▸ **WHAT IS EXPECTED**: Among the entries below, how many lines include the string "apply"? Answer with only the number.

BEGIN

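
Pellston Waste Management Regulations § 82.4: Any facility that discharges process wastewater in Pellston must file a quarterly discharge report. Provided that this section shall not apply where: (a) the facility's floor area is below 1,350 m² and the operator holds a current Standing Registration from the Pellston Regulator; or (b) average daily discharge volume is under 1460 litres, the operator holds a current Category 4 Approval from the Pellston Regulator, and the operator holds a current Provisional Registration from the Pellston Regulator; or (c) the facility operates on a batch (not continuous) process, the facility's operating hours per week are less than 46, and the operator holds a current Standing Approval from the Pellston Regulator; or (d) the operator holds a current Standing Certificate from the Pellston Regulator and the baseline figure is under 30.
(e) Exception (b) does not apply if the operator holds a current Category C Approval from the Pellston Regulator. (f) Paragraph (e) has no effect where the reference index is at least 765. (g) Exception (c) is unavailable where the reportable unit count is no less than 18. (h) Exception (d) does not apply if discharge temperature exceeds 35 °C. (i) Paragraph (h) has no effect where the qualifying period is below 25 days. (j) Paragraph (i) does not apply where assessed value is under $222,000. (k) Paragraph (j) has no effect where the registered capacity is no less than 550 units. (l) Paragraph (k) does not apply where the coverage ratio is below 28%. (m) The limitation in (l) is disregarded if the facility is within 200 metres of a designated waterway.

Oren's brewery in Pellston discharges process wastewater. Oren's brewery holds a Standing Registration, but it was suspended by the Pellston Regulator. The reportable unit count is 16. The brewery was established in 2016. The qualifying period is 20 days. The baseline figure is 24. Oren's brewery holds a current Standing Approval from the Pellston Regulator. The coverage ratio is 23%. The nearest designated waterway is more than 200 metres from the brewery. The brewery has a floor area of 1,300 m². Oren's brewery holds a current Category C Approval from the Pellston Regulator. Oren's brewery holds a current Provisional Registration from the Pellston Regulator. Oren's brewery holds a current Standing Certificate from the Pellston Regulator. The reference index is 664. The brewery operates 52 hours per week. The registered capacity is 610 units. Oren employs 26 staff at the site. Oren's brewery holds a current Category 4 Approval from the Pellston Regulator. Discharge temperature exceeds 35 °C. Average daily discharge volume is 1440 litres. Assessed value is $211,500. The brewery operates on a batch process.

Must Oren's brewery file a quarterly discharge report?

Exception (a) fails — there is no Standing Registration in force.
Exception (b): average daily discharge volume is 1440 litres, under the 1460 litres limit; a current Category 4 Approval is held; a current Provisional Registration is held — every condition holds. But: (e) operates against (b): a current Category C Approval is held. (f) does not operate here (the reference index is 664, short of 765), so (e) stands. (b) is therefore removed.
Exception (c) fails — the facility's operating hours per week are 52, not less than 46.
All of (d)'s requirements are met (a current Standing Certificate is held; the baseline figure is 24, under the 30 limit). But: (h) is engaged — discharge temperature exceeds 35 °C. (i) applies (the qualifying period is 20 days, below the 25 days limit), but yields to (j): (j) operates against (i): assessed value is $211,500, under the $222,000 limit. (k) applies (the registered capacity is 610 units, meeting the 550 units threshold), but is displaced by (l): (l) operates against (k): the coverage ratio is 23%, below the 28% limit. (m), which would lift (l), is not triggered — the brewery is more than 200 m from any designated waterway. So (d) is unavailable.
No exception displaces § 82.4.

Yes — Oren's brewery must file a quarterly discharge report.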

END

▸ **RESULT OF THE TASK**: 2